> **Task requirements**: Begin at the top of the records and copy each line exactly. The line containing "- QA pass lasts" is the last one to include.
-------- Materials provided --------
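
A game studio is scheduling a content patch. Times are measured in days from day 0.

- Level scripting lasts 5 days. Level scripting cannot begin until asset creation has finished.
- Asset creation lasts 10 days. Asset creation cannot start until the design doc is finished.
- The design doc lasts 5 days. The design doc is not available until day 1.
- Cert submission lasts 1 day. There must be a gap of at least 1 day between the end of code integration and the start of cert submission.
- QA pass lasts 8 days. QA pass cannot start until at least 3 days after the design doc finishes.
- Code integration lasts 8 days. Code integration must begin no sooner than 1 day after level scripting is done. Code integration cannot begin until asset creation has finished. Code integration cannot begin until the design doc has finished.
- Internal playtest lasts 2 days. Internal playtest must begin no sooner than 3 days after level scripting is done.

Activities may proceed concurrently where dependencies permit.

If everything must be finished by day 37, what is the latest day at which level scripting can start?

21

To finish by day 37, cert submission (duration 1) must start no later than day 36.
Code integration has to be done before cert submission (must start by day 36, minus 1-day gap → day 35). That means finishing by day 35, i.e. starting by 35 − 8 = day 27.
To finish by day 37, internal playtest (duration 2) must start no later than day 35.
Level scripting has several dependents: code integration (must start by day 27, minus 1-day gap → day 26); internal playtest (must start by day 35, minus 3-day gap → day 32). The earliest of those limits is day 26, so level scripting must start by 26 − 5 = day 21.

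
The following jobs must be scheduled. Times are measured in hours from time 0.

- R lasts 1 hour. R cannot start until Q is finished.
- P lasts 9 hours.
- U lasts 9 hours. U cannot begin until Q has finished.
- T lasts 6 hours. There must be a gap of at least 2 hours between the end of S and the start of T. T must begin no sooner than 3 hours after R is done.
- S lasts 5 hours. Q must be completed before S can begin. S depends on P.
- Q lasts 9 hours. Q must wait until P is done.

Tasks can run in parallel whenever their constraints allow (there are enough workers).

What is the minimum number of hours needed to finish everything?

31

Nothing blocks P, so it runs from hour 0 to hour 9.
Q waits on P (finishes hour 9), so it starts at hour 9 and finishes at 9 + 9 = hour 18.
U cannot begin until Q (finishes hour 18). It runs from hour 18 to 18 + 9 = hour 27.
S has to wait for Q (finishes hour 18); P (finishes hour 9). The latest of these is hour 18, so S runs hour 18 to 18 + 5 = hour 23.
After Q (finishes hour 18), R can start at hour 18 and finishes at hour 19.
T cannot start until S (finishes hour 23, plus 2-hour gap → hour 25); R (finishes hour 19, plus 3-hour gap → hour 22). The controlling bound is hour 25, so T finishes at 25 + 6 = hour 31.
All tasks are finished once the last one completes. Finish times: P at 9, Q at 18, R at 19, S at 23, T at 31, U at 27. The latest is hour 31.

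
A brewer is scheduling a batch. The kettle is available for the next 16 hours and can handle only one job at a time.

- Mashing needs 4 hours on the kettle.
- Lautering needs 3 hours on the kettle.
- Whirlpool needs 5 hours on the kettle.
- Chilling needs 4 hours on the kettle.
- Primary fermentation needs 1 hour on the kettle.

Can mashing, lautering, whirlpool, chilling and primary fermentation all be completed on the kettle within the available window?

No

Running back to back, the jobs need 4 + 3 + 5 + 4 + 1 = 17 hours on the kettle.
Since 17 > 16, they cannot all fit.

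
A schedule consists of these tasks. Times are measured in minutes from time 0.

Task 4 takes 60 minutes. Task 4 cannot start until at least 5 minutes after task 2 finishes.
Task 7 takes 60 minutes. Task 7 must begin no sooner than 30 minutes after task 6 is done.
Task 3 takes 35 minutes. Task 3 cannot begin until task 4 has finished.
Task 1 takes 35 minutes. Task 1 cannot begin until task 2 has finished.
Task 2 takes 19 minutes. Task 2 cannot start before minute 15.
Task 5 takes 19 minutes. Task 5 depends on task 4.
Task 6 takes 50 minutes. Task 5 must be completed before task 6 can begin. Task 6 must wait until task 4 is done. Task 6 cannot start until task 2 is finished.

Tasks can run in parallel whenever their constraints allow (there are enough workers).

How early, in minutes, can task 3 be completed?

134

After its own release at minute 15, task 2 can start at minute 15 and finishes at minute 34.
Task 4 cannot begin until task 2 (finishes minute 34, plus 5-minute gap → minute 39). It runs from minute 39 to 39 + 60 = minute 99.
Task 3 cannot begin until task 4 (finishes minute 99). It runs from minute 99 to 99 + 35 = minute 134.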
--------
> **Exercise response**:
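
A game studio is scheduling a content patch. Times are measured in days from day 0.

- Level scripting lasts 5 days. Level scripting cannot begin until asset creation has finished.
- Asset creation lasts 10 days. Asset creation cannot start until the design doc is finished.
- The design doc lasts 5 days. The design doc is not available until day 1.
- Cert submission lasts 1 day. There must be a gap of at least 1 day between the end of code integration and the start of cert submission.
- QA pass lasts 8 days. QA pass cannot start until at least 3 days after the design doc finishes.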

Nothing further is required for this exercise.